Collected data
======

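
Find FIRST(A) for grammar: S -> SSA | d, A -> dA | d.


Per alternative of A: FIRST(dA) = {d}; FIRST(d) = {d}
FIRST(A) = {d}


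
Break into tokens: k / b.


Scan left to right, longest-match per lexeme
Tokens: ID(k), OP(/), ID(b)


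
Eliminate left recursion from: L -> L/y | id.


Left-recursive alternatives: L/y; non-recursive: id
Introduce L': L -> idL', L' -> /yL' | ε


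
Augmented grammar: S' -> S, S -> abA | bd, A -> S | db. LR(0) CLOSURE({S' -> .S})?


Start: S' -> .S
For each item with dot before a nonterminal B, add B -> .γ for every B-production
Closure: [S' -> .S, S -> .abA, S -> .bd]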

======

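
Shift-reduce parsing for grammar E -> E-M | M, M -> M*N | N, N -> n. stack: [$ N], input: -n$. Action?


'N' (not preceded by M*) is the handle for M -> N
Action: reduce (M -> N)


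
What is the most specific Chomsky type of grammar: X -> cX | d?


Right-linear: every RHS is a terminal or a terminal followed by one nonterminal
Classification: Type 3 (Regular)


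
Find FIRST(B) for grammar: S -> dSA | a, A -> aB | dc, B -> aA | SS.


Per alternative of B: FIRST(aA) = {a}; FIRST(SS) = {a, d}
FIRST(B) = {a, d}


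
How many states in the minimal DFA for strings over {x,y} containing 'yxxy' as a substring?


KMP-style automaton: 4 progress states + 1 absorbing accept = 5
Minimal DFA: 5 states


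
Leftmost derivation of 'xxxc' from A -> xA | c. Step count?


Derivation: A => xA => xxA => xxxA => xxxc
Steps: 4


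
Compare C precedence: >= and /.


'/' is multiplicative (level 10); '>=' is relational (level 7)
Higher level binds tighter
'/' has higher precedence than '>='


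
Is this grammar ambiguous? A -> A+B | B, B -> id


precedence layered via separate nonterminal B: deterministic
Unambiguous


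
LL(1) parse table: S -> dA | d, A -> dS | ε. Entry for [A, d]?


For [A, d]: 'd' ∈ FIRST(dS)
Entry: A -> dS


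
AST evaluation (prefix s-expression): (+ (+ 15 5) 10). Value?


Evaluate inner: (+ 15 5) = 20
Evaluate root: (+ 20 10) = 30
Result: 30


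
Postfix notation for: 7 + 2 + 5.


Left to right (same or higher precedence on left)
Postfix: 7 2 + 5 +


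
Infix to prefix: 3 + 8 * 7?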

======

> [ABOUT THIS EXERCISE]
What is needed is an exact copy of the lines above, from the one containing "Compare C precedence: >= and /." through the one containing "Infix to prefix: 3 + 8 * 7?", with nothing added.

> [ANSWER FOR THE TASK]
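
Compare C precedence: >= and /.


'/' is multiplicative (level 10); '>=' is relational (level 7)
Higher level binds tighter
'/' has higher precedence than '>='


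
Is this grammar ambiguous? A -> A+B | B, B -> id


precedence layered via separate nonterminal B: deterministic
Unambiguous


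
LL(1) parse table: S -> dA | d, A -> dS | ε. Entry for [A, d]?


For [A, d]: 'd' ∈ FIRST(dS)
Entry: A -> dS


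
AST evaluation (prefix s-expression): (+ (+ 15 5) 10). Value?


Evaluate inner: (+ 15 5) = 20
Evaluate root: (+ 20 10) = 30
Result: 30


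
Postfix notation for: 7 + 2 + 5.


Left to right (same or higher precedence on left)
Postfix: 7 2 + 5 +


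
Infix to prefix: 3 + 8 * 7?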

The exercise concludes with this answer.